● **What the task requires**
Every line of the records below from the line with "Given the schema R(SupplierID, TableNo, KitchenStation, Price)" up to and including the line with "SupplierID --> KitchenStation" must be reproduced exactly, and no line outside that range.

☆ ☆ ☆ ☆

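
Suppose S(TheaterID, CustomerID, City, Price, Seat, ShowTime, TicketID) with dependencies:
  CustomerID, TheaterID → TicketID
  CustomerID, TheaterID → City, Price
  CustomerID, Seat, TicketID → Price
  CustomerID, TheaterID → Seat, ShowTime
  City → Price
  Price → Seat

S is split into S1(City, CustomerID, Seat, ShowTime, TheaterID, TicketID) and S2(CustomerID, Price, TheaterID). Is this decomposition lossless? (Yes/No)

Yes

Common attributes: {CustomerID, TheaterID}; their closure is {City, CustomerID, Price, Seat, ShowTime, TheaterID, TicketID}.
Since S1 ⊆ {City, CustomerID, Price, Seat, ShowTime, TheaterID, TicketID}, the intersection is a superkey of S1; the decomposition is lossless.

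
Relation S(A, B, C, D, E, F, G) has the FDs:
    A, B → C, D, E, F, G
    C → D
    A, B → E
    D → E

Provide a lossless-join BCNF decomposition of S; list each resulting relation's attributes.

{A, B, C, F, G}; {C, D}; {D, E}

Candidate key of the original relation: {A, B}.
{A, B, C, D, E, F, G}: {C} determines {C, D, E} here but is not a superkey — split on C → D, E, giving {C, D, E} and {A, B, C, F, G}.
{C, D, E}: {D} determines {D, E} here but is not a superkey — split on D → E, giving {D, E} and {C, D}.
{D, E} has no BCNF violation.
{C, D} has no BCNF violation.
{A, B, C, F, G} has no BCNF violation.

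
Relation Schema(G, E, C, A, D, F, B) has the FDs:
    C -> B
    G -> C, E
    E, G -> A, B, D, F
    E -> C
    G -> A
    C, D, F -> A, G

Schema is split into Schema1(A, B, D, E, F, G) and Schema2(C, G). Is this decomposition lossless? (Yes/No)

Yes

The shared attributes are {G} and {G}⁺ = {A, B, C, D, E, F, G}.
Since Schema1 ⊆ {A, B, C, D, E, F, G}, the intersection is a superkey of Schema1; the decomposition is lossless.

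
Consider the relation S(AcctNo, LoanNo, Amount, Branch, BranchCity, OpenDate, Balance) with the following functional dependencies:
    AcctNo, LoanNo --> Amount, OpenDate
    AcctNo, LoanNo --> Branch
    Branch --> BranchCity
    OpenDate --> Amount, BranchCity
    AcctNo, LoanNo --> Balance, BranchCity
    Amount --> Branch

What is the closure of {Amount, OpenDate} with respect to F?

Start with {Amount, OpenDate}.
OpenDate --> Amount, BranchCity applies; add {BranchCity} → now {Amount, BranchCity, OpenDate}.
Amount --> Branch applies; add {Branch} → now {Amount, Branch, BranchCity, OpenDate}.
No further FD applies.

{Amount, Branch, BranchCity, OpenDate}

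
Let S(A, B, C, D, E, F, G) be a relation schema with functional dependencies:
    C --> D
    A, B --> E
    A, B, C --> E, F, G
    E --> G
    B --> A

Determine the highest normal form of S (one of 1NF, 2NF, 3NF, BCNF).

1NF

Candidate key: {B, C}. Prime attributes: {B, C}.
C --> D breaks BCNF: {C}⁺ = {C, D}, so {C} is not a superkey.
C --> D determines the non-prime attribute {D} from a non-superkey — 3NF is violated.
Since {B} ⊂ {B, C} and {B}⁺ ⊇ {A, E, G} with {A, E, G} non-prime, there is a partial dependency; 2NF fails.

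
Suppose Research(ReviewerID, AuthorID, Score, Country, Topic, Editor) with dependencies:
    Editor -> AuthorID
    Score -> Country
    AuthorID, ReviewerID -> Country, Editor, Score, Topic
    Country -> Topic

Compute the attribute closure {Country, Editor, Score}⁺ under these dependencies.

Start with {Country, Editor, Score}.
Editor -> AuthorID applies; add {AuthorID} → now {AuthorID, Country, Editor, Score}.
Country -> Topic applies; add {Topic} → now {AuthorID, Country, Editor, Score, Topic}.
No further FD applies.

{AuthorID, Country, Editor, Score, Topic}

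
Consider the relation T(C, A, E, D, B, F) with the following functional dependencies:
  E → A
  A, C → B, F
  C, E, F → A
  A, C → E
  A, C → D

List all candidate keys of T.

{A, C}, {C, E}

{C} never appears on the right of any FD, so every key must include it.
{A, C}⁺ = {A, B, C, D, E, F} — all of the relation — so {A, C} is a candidate key.
{C, E}⁺ = {A, B, C, D, E, F} — all of the relation — so {C, E} is a candidate key.
No proper subset of any of these is a key, and no other minimal superkey exists.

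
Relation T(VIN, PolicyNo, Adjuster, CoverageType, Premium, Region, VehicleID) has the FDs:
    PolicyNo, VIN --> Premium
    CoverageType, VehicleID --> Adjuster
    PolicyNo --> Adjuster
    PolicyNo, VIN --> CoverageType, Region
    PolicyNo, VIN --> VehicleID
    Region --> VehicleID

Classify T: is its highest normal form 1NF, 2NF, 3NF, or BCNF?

1NF

Candidate key: {PolicyNo, VIN}. Prime attributes: {PolicyNo, VIN}.
For CoverageType, VehicleID --> Adjuster we have {CoverageType, VehicleID}⁺ = {Adjuster, CoverageType, VehicleID}; {CoverageType, VehicleID} is not a superkey, so BCNF fails.
Because {Adjuster} is non-prime and the left side of CoverageType, VehicleID --> Adjuster is not a superkey, the relation is not in 3NF.
Since {PolicyNo} ⊂ {PolicyNo, VIN} and {PolicyNo}⁺ ⊇ {Adjuster} with {Adjuster} non-prime, there is a partial dependency; 2NF fails.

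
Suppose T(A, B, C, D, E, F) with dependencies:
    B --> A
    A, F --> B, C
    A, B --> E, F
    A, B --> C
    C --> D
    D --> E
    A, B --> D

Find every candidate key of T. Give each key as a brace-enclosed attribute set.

{B}⁺ = {A, B, C, D, E, F}, which is every attribute, so {B} is a candidate key.
{A, F}⁺ = {A, B, C, D, E, F}, which is every attribute, so {A, F} is a candidate key.
Any other superkey properly contains one of these, so there are no further candidate keys.

{A, F}, {B}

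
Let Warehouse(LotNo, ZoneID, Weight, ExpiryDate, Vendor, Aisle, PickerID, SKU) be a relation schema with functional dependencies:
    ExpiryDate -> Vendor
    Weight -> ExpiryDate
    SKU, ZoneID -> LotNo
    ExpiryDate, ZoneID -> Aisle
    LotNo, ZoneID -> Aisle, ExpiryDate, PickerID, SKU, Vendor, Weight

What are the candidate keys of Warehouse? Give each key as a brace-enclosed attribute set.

{LotNo, ZoneID}, {SKU, ZoneID}

{ZoneID} never appears on the right of any FD, so every key must include it.
{LotNo, ZoneID} is a candidate key since {LotNo, ZoneID}⁺ = {Aisle, ExpiryDate, LotNo, PickerID, SKU, Vendor, Weight, ZoneID} covers every attribute.
{SKU, ZoneID} is a candidate key since {SKU, ZoneID}⁺ = {Aisle, ExpiryDate, LotNo, PickerID, SKU, Vendor, Weight, ZoneID} covers every attribute.
Any other superkey properly contains one of these, so there are no further candidate keys.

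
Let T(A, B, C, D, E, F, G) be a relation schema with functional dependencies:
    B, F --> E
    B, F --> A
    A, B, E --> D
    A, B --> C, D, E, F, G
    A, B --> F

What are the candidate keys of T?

{A, B}, {B, F}

{B} never appears on the right of any FD, so every key must include it.
Closure of {A, B} is {A, B, C, D, E, F, G}, the whole schema; {A, B} is a candidate key.
Closure of {B, F} is {A, B, C, D, E, F, G}, the whole schema; {B, F} is a candidate key.
These are minimal and exhaustive — every other superkey contains one of them.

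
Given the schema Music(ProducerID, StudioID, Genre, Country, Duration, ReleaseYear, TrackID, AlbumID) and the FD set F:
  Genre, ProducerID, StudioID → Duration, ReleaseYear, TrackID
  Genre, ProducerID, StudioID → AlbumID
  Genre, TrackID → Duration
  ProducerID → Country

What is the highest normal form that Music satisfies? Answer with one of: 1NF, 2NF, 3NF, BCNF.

1NF

Candidate key: {Genre, ProducerID, StudioID}. Prime attributes: {Genre, ProducerID, StudioID}.
Genre, TrackID → Duration breaks BCNF: {Genre, TrackID}⁺ = {Duration, Genre, TrackID}, so {Genre, TrackID} is not a superkey.
Genre, TrackID → Duration determines the non-prime attribute {Duration} from a non-superkey — 3NF is violated.
The proper key subset {ProducerID} of {Genre, ProducerID, StudioID} determines non-prime {Country}, so the relation is not even in 2NF.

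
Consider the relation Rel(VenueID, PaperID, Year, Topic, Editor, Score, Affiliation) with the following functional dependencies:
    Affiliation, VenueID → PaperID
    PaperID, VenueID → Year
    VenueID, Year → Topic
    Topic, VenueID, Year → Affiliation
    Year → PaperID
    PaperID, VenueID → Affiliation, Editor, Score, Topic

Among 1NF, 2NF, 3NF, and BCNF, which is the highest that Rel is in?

3NF

Candidate keys: {Affiliation, VenueID}, {PaperID, VenueID}, {VenueID, Year}. Prime attributes: {Affiliation, PaperID, VenueID, Year}.
Year → PaperID breaks BCNF: {Year}⁺ = {PaperID, Year}, so {Year} is not a superkey.
But every attribute on its right side ({PaperID}) is prime, and the same holds for every other non-superkey FD, so 3NF still holds.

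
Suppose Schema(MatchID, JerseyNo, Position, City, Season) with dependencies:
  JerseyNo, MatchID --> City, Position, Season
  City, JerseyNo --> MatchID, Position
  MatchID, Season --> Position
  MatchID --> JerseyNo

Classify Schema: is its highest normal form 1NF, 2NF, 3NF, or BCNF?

BCNF

Candidate keys: {City, JerseyNo}, {MatchID}. Prime attributes: {City, JerseyNo, MatchID}.
Each dependency's left side is a superkey — BCNF holds.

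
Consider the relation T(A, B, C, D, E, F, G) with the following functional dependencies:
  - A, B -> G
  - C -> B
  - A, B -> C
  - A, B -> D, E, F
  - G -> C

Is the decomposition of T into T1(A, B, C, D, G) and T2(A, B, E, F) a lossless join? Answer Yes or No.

Common attributes: {A, B}; their closure is {A, B, C, D, E, F, G}.
Since T1 ⊆ {A, B, C, D, E, F, G}, the intersection is a superkey of T1; the decomposition is lossless.

Yes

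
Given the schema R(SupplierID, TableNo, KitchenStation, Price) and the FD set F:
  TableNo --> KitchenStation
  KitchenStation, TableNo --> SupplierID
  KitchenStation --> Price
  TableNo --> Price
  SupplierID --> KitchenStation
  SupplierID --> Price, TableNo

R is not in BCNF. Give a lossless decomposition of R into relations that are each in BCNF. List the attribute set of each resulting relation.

{KitchenStation, Price}; {KitchenStation, SupplierID, TableNo}

Candidate keys of the original relation: {SupplierID}, {TableNo}.
In {KitchenStation, Price, SupplierID, TableNo}, {KitchenStation} is not a superkey ({KitchenStation}⁺ restricted to this set is {KitchenStation, Price}), so split on KitchenStation --> Price into {KitchenStation, Price} and {KitchenStation, SupplierID, TableNo}.
{KitchenStation, Price}: every determinant is a superkey — BCNF.
{KitchenStation, SupplierID, TableNo}: every determinant is a superkey — BCNF.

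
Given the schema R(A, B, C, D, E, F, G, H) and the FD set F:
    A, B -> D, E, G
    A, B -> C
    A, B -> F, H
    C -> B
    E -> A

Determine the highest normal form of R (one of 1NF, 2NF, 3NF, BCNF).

Candidate keys: {A, B}, {A, C}, {B, E}, {C, E}. Prime attributes: {A, B, C, E}.
C -> B: {C}⁺ = {B, C}, which is not all of the attributes, so the left side is not a superkey — BCNF is violated.
Since {B} ⊆ prime attributes and every other non-superkey FD also has a prime right side, the schema is in 3NF.

3NF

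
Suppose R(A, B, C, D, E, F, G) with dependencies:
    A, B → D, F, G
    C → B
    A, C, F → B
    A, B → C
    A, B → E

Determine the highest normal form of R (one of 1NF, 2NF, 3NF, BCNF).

3NF

Candidate keys: {A, B}, {A, C}. Prime attributes: {A, B, C}.
For C → B we have {C}⁺ = {B, C}; {C} is not a superkey, so BCNF fails.
Since {B} ⊆ prime attributes and every other non-superkey FD also has a prime right side, the schema is in 3NF.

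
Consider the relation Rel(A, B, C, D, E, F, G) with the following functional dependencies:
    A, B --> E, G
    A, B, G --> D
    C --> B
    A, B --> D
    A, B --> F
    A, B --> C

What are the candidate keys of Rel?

No FD produces {A}, so it must be in every candidate key.
{A, B} is a candidate key since {A, B}⁺ = {A, B, C, D, E, F, G} covers every attribute.
{A, C} is a candidate key since {A, C}⁺ = {A, B, C, D, E, F, G} covers every attribute.
These are minimal and exhaustive — every other superkey contains one of them.

{A, B}, {A, C}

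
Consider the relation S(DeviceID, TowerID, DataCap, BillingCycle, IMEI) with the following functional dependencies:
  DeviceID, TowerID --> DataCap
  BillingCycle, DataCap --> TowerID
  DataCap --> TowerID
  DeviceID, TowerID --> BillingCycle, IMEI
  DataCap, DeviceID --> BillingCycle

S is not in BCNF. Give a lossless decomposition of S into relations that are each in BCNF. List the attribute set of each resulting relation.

{BillingCycle, DataCap, DeviceID, IMEI}; {DataCap, TowerID}

Candidate keys of the original relation: {DataCap, DeviceID}, {DeviceID, TowerID}.
{BillingCycle, DataCap, DeviceID, IMEI, TowerID}: {BillingCycle, DataCap} determines {BillingCycle, DataCap, TowerID} here but is not a superkey — split on BillingCycle, DataCap --> TowerID, giving {BillingCycle, DataCap, TowerID} and {BillingCycle, DataCap, DeviceID, IMEI}.
{BillingCycle, DataCap, TowerID}: {DataCap} determines {DataCap, TowerID} here but is not a superkey — split on DataCap --> TowerID, giving {DataCap, TowerID} and {BillingCycle, DataCap}.
{DataCap, TowerID} has no BCNF violation.
{BillingCycle, DataCap} has no BCNF violation.
{BillingCycle, DataCap, DeviceID, IMEI} has no BCNF violation.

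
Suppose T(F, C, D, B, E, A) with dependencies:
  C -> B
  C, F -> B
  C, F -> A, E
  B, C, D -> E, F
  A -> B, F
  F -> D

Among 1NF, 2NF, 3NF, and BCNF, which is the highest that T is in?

Candidate keys: {A, C}, {C, D}, {C, F}. Prime attributes: {A, C, D, F}.
For C -> B we have {C}⁺ = {B, C}; {C} is not a superkey, so BCNF fails.
C -> B determines the non-prime attribute {B} from a non-superkey — 3NF is violated.
Since {A} ⊂ {A, C} and {A}⁺ ⊇ {B} with {B} non-prime, there is a partial dependency; 2NF fails.

1NF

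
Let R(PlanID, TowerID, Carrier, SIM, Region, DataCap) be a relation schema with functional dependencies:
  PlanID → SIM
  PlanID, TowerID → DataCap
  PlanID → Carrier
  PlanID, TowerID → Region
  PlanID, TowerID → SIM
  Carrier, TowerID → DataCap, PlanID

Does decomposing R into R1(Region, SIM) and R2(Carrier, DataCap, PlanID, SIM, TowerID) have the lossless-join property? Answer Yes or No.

No

R1 ∩ R2 = {SIM}; its closure under F is {SIM}.
R1 ⊄ {SIM} and R2 ⊄ {SIM}, so the split is lossy.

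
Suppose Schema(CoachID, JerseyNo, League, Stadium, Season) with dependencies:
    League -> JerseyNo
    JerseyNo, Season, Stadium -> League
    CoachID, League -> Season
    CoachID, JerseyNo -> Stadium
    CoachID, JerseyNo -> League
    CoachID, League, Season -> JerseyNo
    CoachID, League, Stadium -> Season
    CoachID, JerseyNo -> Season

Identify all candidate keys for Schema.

{CoachID, JerseyNo}, {CoachID, League}

Attributes never on any right-hand side: {CoachID} — every candidate key must contain it.
{CoachID, JerseyNo}⁺ = {CoachID, JerseyNo, League, Season, Stadium} — all of the relation — so {CoachID, JerseyNo} is a candidate key.
{CoachID, League}⁺ = {CoachID, JerseyNo, League, Season, Stadium} — all of the relation — so {CoachID, League} is a candidate key.
No proper subset of any of these is a key, and no other minimal superkey exists.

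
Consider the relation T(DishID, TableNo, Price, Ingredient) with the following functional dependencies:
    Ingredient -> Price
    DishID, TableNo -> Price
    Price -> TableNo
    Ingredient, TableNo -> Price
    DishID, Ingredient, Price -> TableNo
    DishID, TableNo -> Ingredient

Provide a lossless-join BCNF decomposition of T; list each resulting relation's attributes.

{DishID, Ingredient}; {Ingredient, Price}; {Price, TableNo}

Candidate keys of the original relation: {DishID, Ingredient}, {DishID, Price}, {DishID, TableNo}.
{DishID, Ingredient, Price, TableNo}: {Ingredient} determines {Ingredient, Price, TableNo} here but is not a superkey — split on Ingredient -> Price, TableNo, giving {Ingredient, Price, TableNo} and {DishID, Ingredient}.
{Ingredient, Price, TableNo}: {Price} determines {Price, TableNo} here but is not a superkey — split on Price -> TableNo, giving {Price, TableNo} and {Ingredient, Price}.
{Price, TableNo}: every determinant is a superkey — BCNF.
{Ingredient, Price}: every determinant is a superkey — BCNF.
{DishID, Ingredient}: every determinant is a superkey — BCNF.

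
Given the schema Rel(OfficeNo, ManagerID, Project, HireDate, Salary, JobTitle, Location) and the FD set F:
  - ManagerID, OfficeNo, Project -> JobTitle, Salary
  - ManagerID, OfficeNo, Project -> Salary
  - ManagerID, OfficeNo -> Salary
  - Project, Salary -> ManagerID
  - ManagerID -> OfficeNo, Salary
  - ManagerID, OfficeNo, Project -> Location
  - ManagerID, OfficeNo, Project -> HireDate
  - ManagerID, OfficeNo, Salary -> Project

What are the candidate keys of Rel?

{ManagerID}, {Project, Salary}

{ManagerID} is a candidate key since {ManagerID}⁺ = {HireDate, JobTitle, Location, ManagerID, OfficeNo, Project, Salary} covers every attribute.
{Project, Salary} is a candidate key since {Project, Salary}⁺ = {HireDate, JobTitle, Location, ManagerID, OfficeNo, Project, Salary} covers every attribute.
These are minimal and exhaustive — every other superkey contains one of them.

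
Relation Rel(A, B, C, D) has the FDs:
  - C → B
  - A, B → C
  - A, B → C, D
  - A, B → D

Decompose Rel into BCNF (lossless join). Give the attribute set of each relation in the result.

Candidate keys of the original relation: {A, B}, {A, C}.
{A, B, C, D}: {C} determines {B, C} here but is not a superkey — split on C → B, giving {B, C} and {A, C, D}.
{B, C} has no BCNF violation.
{A, C, D} has no BCNF violation.

{A, C, D}; {B, C}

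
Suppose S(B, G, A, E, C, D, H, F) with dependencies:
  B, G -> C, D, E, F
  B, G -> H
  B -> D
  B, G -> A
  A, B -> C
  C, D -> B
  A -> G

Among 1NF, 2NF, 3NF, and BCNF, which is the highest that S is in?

Candidate keys: {A, B}, {A, C, D}, {B, G}, {C, D, G}. Prime attributes: {A, B, C, D, G}.
For B -> D we have {B}⁺ = {B, D}; {B} is not a superkey, so BCNF fails.
Its right-hand attributes {D} are all prime, as are those of every other non-superkey FD — the relation is in 3NF.

3NF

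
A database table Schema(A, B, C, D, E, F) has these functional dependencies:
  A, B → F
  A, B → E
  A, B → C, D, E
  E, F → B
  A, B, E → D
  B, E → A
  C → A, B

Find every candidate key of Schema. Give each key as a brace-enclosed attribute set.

{C}⁺ = {A, B, C, D, E, F}, which is every attribute, so {C} is a candidate key.
{A, B}⁺ = {A, B, C, D, E, F}, which is every attribute, so {A, B} is a candidate key.
{B, E}⁺ = {A, B, C, D, E, F}, which is every attribute, so {B, E} is a candidate key.
{E, F}⁺ = {A, B, C, D, E, F}, which is every attribute, so {E, F} is a candidate key.
These are minimal and exhaustive — every other superkey contains one of them.

{A, B}, {B, E}, {C}, {E, F}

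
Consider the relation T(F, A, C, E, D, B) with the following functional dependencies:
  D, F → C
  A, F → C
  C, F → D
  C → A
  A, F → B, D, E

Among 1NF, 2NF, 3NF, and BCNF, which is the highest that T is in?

Candidate keys: {A, F}, {C, F}, {D, F}. Prime attributes: {A, C, D, F}.
C → A: {C}⁺ = {A, C}, which is not all of the attributes, so the left side is not a superkey — BCNF is violated.
Its right-hand attributes {A} are all prime, as are those of every other non-superkey FD — the relation is in 3NF.

3NF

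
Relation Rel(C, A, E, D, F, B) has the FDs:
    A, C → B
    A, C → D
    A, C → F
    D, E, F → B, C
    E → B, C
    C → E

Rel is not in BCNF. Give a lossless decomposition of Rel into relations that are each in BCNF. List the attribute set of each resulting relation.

Candidate keys of the original relation: {A, C}, {A, E}.
In {A, B, C, D, E, F}, {D, E, F} is not a superkey ({D, E, F}⁺ restricted to this set is {B, C, D, E, F}), so split on D, E, F → B, C into {B, C, D, E, F} and {A, D, E, F}.
In {B, C, D, E, F}, {E} is not a superkey ({E}⁺ restricted to this set is {B, C, E}), so split on E → B, C into {B, C, E} and {D, E, F}.
{B, C, E} has no BCNF violation.
{D, E, F} has no BCNF violation.
{A, D, E, F} has no BCNF violation.

{A, D, E, F}; {B, C, E}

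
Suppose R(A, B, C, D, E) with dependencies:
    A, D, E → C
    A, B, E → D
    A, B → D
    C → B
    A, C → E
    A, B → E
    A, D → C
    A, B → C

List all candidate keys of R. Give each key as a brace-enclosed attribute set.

No FD produces {A}, so it must be in every candidate key.
{A, B} is a candidate key since {A, B}⁺ = {A, B, C, D, E} covers every attribute.
{A, C} is a candidate key since {A, C}⁺ = {A, B, C, D, E} covers every attribute.
{A, D} is a candidate key since {A, D}⁺ = {A, B, C, D, E} covers every attribute.
These are minimal and exhaustive — every other superkey contains one of them.

{A, B}, {A, C}, {A, D}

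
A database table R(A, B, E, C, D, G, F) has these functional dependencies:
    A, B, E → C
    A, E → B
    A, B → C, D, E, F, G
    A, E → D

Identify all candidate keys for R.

No FD produces {A}, so it must be in every candidate key.
{A, B} is a candidate key since {A, B}⁺ = {A, B, C, D, E, F, G} covers every attribute.
{A, E} is a candidate key since {A, E}⁺ = {A, B, C, D, E, F, G} covers every attribute.
Any other superkey properly contains one of these, so there are no further candidate keys.

{A, B}, {A, E}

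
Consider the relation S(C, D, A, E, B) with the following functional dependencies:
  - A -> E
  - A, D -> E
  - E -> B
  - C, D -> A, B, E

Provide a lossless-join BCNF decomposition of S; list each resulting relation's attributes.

Candidate key of the original relation: {C, D}.
Within {A, B, C, D, E}: {A}⁺ ∩ {A, B, C, D, E} = {A, B, E}, not the whole set, so A -> B, E violates BCNF; decompose into {A, B, E} and {A, C, D}.
Within {A, B, E}: {E}⁺ ∩ {A, B, E} = {B, E}, not the whole set, so E -> B violates BCNF; decompose into {B, E} and {A, E}.
{B, E} has no BCNF violation.
{A, E} has no BCNF violation.
{A, C, D} has no BCNF violation.

{A, C, D}; {A, E}; {B, E}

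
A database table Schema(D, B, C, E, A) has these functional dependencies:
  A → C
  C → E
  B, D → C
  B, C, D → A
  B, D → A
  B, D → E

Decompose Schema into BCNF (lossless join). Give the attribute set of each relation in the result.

{A, B, D}; {A, C}; {C, E}

Candidate key of the original relation: {B, D}.
Within {A, B, C, D, E}: {A}⁺ ∩ {A, B, C, D, E} = {A, C, E}, not the whole set, so A → C, E violates BCNF; decompose into {A, C, E} and {A, B, D}.
Within {A, C, E}: {C}⁺ ∩ {A, C, E} = {C, E}, not the whole set, so C → E violates BCNF; decompose into {C, E} and {A, C}.
{C, E} has no BCNF violation.
{A, C} has no BCNF violation.
{A, B, D} has no BCNF violation.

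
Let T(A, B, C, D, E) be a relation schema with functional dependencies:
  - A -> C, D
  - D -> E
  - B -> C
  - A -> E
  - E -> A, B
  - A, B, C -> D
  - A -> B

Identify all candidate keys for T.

{A}⁺ = {A, B, C, D, E} — all of the relation — so {A} is a candidate key.
{D}⁺ = {A, B, C, D, E} — all of the relation — so {D} is a candidate key.
{E}⁺ = {A, B, C, D, E} — all of the relation — so {E} is a candidate key.
Any other superkey properly contains one of these, so there are no further candidate keys.

{A}, {D}, {E}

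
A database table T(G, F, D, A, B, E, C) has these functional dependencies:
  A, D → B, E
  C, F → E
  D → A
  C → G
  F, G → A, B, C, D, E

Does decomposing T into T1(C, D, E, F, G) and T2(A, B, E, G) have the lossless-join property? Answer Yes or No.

T1 ∩ T2 = {E, G}; its closure under F is {E, G}.
T1 ⊄ {E, G} and T2 ⊄ {E, G}, so the split is lossy.

No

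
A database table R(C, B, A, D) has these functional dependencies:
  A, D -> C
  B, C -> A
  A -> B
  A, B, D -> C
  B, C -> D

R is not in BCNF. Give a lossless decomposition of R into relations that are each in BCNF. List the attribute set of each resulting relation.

Candidate keys of the original relation: {A, C}, {A, D}, {B, C}.
Within {A, B, C, D}: {A}⁺ ∩ {A, B, C, D} = {A, B}, not the whole set, so A -> B violates BCNF; decompose into {A, B} and {A, C, D}.
{A, B}: every determinant is a superkey — BCNF.
{A, C, D}: every determinant is a superkey — BCNF.

{A, B}; {A, C, D}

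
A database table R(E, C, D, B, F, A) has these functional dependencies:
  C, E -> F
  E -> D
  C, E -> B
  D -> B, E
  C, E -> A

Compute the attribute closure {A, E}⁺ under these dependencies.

{A, B, D, E}

Start with {A, E}.
E -> D applies; add {D} → now {A, D, E}.
D -> B, E applies; add {B} → now {A, B, D, E}.
No further FD applies.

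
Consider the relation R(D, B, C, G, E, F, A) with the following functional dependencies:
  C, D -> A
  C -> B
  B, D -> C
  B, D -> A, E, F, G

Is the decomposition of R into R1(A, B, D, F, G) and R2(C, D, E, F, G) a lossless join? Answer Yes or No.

Common attributes: {D, F, G}; their closure is {D, F, G}.
The closure covers neither R1 nor R2 entirely; the join is not lossless.

No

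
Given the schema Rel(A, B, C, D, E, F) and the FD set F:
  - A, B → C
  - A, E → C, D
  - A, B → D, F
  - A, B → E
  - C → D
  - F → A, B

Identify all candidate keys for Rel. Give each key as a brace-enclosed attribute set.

{F} is a candidate key since {F}⁺ = {A, B, C, D, E, F} covers every attribute.
{A, B} is a candidate key since {A, B}⁺ = {A, B, C, D, E, F} covers every attribute.
These are minimal and exhaustive — every other superkey contains one of them.

{A, B}, {F}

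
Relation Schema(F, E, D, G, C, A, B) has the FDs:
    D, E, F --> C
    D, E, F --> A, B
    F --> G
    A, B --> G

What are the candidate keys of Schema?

{D, E, F}

Attributes never on any right-hand side: {D, E, F} — every candidate key must contain all of them.
{D, E, F} is a candidate key since {D, E, F}⁺ = {A, B, C, D, E, F, G} covers every attribute.
No other minimal set has full closure, so this is the only candidate key.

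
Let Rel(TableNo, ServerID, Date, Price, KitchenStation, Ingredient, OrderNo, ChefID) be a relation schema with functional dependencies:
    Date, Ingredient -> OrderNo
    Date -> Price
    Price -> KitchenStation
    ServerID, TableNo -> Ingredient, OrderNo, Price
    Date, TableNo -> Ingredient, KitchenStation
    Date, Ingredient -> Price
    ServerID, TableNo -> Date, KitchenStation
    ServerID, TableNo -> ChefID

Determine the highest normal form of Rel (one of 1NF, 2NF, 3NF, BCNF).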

☆ ☆ ☆ ☆

● **Task result**
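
Given the schema R(SupplierID, TableNo, KitchenStation, Price) and the FD set F:
  TableNo --> KitchenStation
  KitchenStation, TableNo --> SupplierID
  KitchenStation --> Price
  TableNo --> Price
  SupplierID --> KitchenStation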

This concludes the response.